PROBLEM TO WORK ON:
Report each line of the records below that holds the word "What".

(Dataset excerpts)

----

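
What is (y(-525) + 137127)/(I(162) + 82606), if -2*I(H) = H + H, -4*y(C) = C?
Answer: 549033/329776 ≈ 1.6649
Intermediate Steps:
y(C) = -C/4
I(H) = -H (I(H) = -(H + H)/2 = -H)
(y(-525) + 137127)/(I(162) + 82606) = (-¼*(-525) + 137127)/(-1*162 + 82606) = (525/4 + 137127)/(-162 + 82606) = (549033/4)/82444 = (549033/4)*(1/82444) = 549033/329776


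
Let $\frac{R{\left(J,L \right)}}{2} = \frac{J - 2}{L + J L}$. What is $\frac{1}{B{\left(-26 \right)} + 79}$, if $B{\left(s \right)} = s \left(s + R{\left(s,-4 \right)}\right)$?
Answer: $\frac{25}{19239} \approx 0.0012994$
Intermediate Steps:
$R{\left(J,L \right)} = \frac{2 \left(-2 + J\right)}{L + J L}$ ($R{\left(J,L \right)} = 2 \frac{J - 2}{L + J L} = 2 \frac{-2 + J}{L + J L} = \frac{2 \left(-2 + J\right)}{L + J L}$)
$B{\left(s \right)} = s \left(s - \frac{-2 + s}{2 \left(1 + s\right)}\right)$ ($B{\left(s \right)} = s \left(s + \frac{2 \left(-2 + s\right)}{\left(-4\right) \left(1 + s\right)}\right) = s \left(s + 2 \left(- \frac{1}{4}\right) \frac{1}{1 + s} \left(-2 + s\right)\right) = s \left(s - \frac{-2 + s}{2 \left(1 + s\right)}\right)$)
$\frac{1}{B{\left(-26 \right)} + 79} = \frac{1}{\frac{1}{2} \left(-26\right) \frac{1}{1 - 26} \left(2 - 26 + 2 \left(-26\right)^{2}\right) + 79} = \frac{1}{\frac{1}{2} \left(-26\right) \frac{1}{-25} \left(2 - 26 + 2 \cdot 676\right) + 79} = \frac{1}{\frac{1}{2} \left(-26\right) \left(- \frac{1}{25}\right) \left(2 - 26 + 1352\right) + 79} = \frac{1}{\frac{1}{2} \left(-26\right) \left(- \frac{1}{25}\right) 1328 + 79} = \frac{1}{\frac{17264}{25} + 79} = \frac{1}{\frac{19239}{25}} = \frac{25}{19239}$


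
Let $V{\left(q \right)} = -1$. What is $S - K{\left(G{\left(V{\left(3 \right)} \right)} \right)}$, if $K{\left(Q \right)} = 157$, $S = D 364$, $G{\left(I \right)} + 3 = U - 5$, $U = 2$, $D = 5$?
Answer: $1663$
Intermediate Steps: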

----

REPLY:
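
What is (y(-525) + 137127)/(I(162) + 82606), if -2*I(H) = H + H, -4*y(C) = C?
Let $\frac{R{\left(J,L \right)}}{2} = \frac{J - 2}{L + J L}$. What is $\frac{1}{B{\left(-26 \right)} + 79}$, if $B{\left(s \right)} = s \left(s + R{\left(s,-4 \right)}\right)$?
Let $V{\left(q \right)} = -1$. What is $S - K{\left(G{\left(V{\left(3 \right)} \right)} \right)}$, if $K{\left(Q \right)} = 157$, $S = D 364$, $G{\left(I \right)} + 3 = U - 5$, $U = 2$, $D = 5$?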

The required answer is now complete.